* Work required: Copy exactly the stretch of data below from the line with "joint 1: (0.497, 2.002)" through the line with "joint 2: (3.106, 0.000)", including both of those lines.

Dataset content Block Start

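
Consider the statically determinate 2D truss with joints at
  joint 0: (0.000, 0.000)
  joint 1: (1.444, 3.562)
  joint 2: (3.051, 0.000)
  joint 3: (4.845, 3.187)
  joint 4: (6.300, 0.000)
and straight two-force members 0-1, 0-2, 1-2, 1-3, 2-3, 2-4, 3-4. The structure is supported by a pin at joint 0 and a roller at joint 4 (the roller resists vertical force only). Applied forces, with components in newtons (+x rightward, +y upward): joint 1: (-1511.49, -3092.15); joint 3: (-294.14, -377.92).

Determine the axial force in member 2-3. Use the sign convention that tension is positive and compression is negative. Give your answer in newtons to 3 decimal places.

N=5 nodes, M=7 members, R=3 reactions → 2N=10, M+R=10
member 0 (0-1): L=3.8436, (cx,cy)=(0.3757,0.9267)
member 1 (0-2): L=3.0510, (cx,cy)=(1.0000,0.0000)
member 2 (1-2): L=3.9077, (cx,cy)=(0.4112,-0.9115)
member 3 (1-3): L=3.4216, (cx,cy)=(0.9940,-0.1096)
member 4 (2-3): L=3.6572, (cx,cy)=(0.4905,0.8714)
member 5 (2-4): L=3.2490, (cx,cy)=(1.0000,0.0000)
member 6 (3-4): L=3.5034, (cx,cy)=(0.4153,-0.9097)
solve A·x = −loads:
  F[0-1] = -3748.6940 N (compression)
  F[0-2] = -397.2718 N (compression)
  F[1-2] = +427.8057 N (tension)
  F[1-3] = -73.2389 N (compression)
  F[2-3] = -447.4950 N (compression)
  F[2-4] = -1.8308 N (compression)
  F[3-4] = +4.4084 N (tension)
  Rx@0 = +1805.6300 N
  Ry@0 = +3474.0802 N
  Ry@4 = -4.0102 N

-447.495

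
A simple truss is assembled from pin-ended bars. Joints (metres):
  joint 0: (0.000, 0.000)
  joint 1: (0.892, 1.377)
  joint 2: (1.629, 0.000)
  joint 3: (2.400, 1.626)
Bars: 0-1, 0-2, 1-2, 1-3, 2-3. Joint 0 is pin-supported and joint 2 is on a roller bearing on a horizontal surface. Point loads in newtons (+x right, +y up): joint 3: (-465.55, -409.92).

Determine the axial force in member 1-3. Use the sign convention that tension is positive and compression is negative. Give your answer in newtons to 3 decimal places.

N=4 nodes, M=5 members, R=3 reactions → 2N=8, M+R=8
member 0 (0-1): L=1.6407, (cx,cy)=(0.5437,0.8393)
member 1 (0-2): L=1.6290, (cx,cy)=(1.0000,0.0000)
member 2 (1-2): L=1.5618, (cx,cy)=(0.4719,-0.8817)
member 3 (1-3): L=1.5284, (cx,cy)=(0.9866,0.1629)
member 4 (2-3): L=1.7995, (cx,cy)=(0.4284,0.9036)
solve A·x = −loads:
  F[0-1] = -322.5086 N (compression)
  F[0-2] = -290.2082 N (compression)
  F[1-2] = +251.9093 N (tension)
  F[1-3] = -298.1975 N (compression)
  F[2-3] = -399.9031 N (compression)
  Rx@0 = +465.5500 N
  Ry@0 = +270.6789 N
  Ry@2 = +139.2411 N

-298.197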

Dataset content Block End
Dataset content Block Start

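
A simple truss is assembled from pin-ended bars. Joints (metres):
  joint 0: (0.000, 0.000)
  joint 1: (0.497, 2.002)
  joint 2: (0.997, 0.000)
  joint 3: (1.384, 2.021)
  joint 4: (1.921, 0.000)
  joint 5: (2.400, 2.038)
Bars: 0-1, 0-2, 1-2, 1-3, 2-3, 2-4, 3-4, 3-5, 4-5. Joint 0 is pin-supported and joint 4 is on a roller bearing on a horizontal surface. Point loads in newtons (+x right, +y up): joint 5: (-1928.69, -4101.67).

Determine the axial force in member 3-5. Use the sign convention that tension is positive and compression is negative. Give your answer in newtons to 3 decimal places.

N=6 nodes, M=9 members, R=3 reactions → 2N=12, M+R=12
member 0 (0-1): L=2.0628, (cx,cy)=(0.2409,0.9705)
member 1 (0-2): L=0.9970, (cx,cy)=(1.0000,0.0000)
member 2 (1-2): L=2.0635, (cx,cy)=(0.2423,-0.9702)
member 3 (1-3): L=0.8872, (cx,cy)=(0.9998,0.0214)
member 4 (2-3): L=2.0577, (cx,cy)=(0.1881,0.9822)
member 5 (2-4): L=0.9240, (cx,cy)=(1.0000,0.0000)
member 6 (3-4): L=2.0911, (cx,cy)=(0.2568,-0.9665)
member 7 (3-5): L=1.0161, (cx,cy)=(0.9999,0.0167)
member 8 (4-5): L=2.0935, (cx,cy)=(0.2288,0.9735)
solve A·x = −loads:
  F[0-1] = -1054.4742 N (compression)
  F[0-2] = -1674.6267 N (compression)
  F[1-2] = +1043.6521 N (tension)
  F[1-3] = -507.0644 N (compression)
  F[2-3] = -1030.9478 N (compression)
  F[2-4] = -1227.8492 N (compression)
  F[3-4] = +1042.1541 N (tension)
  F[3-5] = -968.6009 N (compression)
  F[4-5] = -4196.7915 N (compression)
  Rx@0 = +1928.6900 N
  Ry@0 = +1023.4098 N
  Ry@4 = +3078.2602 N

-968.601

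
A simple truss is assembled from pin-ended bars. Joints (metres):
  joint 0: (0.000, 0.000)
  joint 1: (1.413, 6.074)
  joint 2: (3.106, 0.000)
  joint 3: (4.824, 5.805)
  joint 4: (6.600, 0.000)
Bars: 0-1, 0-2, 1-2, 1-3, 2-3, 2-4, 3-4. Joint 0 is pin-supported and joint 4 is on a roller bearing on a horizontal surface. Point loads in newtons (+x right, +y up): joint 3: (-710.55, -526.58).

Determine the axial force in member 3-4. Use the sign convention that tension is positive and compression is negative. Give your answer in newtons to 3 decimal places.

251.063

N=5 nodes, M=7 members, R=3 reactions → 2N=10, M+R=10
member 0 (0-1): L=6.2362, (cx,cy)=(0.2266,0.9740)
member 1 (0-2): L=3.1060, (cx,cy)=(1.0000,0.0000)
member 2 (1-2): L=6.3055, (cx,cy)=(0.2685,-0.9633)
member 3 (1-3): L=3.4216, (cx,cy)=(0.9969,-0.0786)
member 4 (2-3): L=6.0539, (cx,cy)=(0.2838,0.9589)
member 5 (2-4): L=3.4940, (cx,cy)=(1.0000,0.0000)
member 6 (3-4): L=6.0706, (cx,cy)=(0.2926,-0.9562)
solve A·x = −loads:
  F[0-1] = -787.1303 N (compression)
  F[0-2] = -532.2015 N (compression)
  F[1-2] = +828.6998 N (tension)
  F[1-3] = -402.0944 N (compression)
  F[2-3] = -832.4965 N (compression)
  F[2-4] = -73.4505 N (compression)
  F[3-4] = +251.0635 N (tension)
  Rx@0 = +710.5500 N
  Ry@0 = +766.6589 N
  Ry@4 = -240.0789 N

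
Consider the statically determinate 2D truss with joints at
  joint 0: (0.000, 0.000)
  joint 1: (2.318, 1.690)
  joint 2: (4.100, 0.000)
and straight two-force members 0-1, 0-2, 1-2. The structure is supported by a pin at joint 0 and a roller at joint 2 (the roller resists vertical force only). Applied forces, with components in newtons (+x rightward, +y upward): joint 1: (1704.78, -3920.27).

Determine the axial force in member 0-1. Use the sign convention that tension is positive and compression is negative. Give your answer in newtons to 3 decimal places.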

Dataset content Block End

* Solution to this exercise:
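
  joint 1: (0.497, 2.002)
  joint 2: (0.997, 0.000)
  joint 3: (1.384, 2.021)
  joint 4: (1.921, 0.000)
  joint 5: (2.400, 2.038)
Bars: 0-1, 0-2, 1-2, 1-3, 2-3, 2-4, 3-4, 3-5, 4-5. Joint 0 is pin-supported and joint 4 is on a roller bearing on a horizontal surface. Point loads in newtons (+x right, +y up): joint 5: (-1928.69, -4101.67).

Determine the axial force in member 3-5. Use the sign convention that tension is positive and compression is negative. Give your answer in newtons to 3 decimal places.

N=6 nodes, M=9 members, R=3 reactions → 2N=12, M+R=12
member 0 (0-1): L=2.0628, (cx,cy)=(0.2409,0.9705)
member 1 (0-2): L=0.9970, (cx,cy)=(1.0000,0.0000)
member 2 (1-2): L=2.0635, (cx,cy)=(0.2423,-0.9702)
member 3 (1-3): L=0.8872, (cx,cy)=(0.9998,0.0214)
member 4 (2-3): L=2.0577, (cx,cy)=(0.1881,0.9822)
member 5 (2-4): L=0.9240, (cx,cy)=(1.0000,0.0000)
member 6 (3-4): L=2.0911, (cx,cy)=(0.2568,-0.9665)
member 7 (3-5): L=1.0161, (cx,cy)=(0.9999,0.0167)
member 8 (4-5): L=2.0935, (cx,cy)=(0.2288,0.9735)
solve A·x = −loads:
  F[0-1] = -1054.4742 N (compression)
  F[0-2] = -1674.6267 N (compression)
  F[1-2] = +1043.6521 N (tension)
  F[1-3] = -507.0644 N (compression)
  F[2-3] = -1030.9478 N (compression)
  F[2-4] = -1227.8492 N (compression)
  F[3-4] = +1042.1541 N (tension)
  F[3-5] = -968.6009 N (compression)
  F[4-5] = -4196.7915 N (compression)
  Rx@0 = +1928.6900 N
  Ry@0 = +1023.4098 N
  Ry@4 = +3078.2602 N

-968.601

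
A simple truss is assembled from pin-ended bars. Joints (metres):
  joint 0: (0.000, 0.000)
  joint 1: (1.413, 6.074)
  joint 2: (3.106, 0.000)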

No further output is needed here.